• Dataset entries
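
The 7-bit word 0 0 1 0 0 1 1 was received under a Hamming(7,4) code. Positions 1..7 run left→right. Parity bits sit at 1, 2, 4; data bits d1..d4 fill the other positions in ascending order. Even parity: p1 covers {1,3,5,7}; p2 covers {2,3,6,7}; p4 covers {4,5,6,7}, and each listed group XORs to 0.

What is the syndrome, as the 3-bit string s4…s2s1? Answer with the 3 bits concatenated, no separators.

s1 (pos 1,3,5,7): 0⊕1⊕0⊕1 = 0
s2 (pos 2,3,6,7): 0⊕1⊕1⊕1 = 1
s4 (pos 4,5,6,7): 0⊕0⊕1⊕1 = 0
Syndrome s4…s1 = 010 → error at position 2.

010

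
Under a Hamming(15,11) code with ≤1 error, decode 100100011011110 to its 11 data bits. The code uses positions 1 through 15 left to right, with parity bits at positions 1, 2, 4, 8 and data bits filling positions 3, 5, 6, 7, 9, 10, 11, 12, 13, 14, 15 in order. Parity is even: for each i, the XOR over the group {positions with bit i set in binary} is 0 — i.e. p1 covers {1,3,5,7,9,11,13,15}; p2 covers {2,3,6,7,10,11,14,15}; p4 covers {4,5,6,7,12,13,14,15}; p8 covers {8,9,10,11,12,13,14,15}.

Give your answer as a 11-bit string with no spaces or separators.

00001011110

s1 (pos 1,3,5,7,9,11,13,15): 1⊕0⊕0⊕0⊕1⊕1⊕1⊕0 = 0
s2 (pos 2,3,6,7,10,11,14,15): 0⊕0⊕0⊕0⊕0⊕1⊕1⊕0 = 0
s4 (pos 4,5,6,7,12,13,14,15): 1⊕0⊕0⊕0⊕1⊕1⊕1⊕0 = 0
s8 (pos 8,9,10,11,12,13,14,15): 1⊕1⊕0⊕1⊕1⊕1⊕1⊕0 = 0
Syndrome s8…s1 = 0000 → no error.
Read data bits from positions 3,5,6,7,9,10,11,12,13,14,15: 00001011110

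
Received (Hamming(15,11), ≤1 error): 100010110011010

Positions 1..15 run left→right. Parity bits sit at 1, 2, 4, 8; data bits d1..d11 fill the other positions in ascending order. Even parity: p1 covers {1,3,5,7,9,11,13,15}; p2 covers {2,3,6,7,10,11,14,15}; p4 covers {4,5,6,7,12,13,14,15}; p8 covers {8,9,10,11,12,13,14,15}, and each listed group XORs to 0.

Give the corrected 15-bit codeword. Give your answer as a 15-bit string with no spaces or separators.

110010110011010

s1 (pos 1,3,5,7,9,11,13,15): 1⊕0⊕1⊕1⊕0⊕1⊕0⊕0 = 0
s2 (pos 2,3,6,7,10,11,14,15): 0⊕0⊕0⊕1⊕0⊕1⊕1⊕0 = 1
s4 (pos 4,5,6,7,12,13,14,15): 0⊕1⊕0⊕1⊕1⊕0⊕1⊕0 = 0
s8 (pos 8,9,10,11,12,13,14,15): 1⊕0⊕0⊕1⊕1⊕0⊕1⊕0 = 0
Syndrome s8…s1 = 0010 → error at position 2.
Flip position 2: 100010110011010 → 110010110011010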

• WHAT YOU NEED TO DO
Would you please repeat exactly the lines above, starting at the line with "Received (Hamming(15,11), ≤1" and stopping at the line with "Positions 1..15 run", both included?

• FINISHED EXERCISE
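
Received (Hamming(15,11), ≤1 error): 100010110011010

Positions 1..15 run left→right. Parity bits sit at 1, 2, 4, 8; data bits d1..d11 fill the other positions in ascending order. Even parity: p1 covers {1,3,5,7,9,11,13,15}; p2 covers {2,3,6,7,10,11,14,15}; p4 covers {4,5,6,7,12,13,14,15}; p8 covers {8,9,10,11,12,13,14,15}, and each listed group XORs to 0.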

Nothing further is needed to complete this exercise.